--- START ---
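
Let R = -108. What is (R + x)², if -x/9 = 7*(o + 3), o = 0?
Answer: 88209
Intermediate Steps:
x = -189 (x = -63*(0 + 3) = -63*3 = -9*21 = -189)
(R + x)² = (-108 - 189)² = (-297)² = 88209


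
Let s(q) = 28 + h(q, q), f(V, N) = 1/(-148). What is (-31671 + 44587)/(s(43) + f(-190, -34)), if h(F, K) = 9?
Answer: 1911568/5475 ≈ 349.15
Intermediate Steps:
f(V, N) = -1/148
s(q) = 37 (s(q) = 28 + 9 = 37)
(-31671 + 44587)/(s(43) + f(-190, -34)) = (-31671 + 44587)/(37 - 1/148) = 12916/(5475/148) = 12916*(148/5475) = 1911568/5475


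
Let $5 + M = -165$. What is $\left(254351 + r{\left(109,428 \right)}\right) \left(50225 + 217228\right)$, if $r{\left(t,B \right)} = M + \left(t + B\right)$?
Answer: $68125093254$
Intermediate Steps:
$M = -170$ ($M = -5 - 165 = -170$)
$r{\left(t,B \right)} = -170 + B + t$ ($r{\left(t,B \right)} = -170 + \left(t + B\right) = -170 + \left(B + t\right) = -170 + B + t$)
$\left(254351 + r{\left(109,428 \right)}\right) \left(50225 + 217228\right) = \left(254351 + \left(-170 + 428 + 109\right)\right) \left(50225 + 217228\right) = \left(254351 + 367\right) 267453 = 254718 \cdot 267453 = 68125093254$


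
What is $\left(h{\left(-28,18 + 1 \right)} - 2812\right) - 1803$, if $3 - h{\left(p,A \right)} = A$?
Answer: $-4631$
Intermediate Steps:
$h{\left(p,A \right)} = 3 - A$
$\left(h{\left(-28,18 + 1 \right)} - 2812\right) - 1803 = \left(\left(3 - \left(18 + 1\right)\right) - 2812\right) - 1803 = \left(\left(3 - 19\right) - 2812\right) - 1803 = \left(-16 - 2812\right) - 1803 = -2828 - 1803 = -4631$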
--- END ---
--- START ---
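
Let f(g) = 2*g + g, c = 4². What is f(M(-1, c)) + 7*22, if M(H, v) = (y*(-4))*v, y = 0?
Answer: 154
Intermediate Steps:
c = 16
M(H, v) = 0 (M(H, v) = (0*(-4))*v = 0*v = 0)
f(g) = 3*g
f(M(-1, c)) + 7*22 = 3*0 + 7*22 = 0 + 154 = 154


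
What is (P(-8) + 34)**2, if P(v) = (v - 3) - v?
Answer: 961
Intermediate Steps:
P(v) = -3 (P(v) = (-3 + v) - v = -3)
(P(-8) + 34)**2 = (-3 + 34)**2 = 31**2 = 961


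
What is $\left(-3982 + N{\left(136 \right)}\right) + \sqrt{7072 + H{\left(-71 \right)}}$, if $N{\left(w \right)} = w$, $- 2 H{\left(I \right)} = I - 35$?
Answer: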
--- END ---
Exercise requirements: When a line in the data contains "Answer", return it as written.

Task result:
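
Answer: 88209
Answer: 1911568/5475 ≈ 349.15
Answer: $68125093254$
Answer: $-4631$
Answer: 154
Answer: 961
Answer: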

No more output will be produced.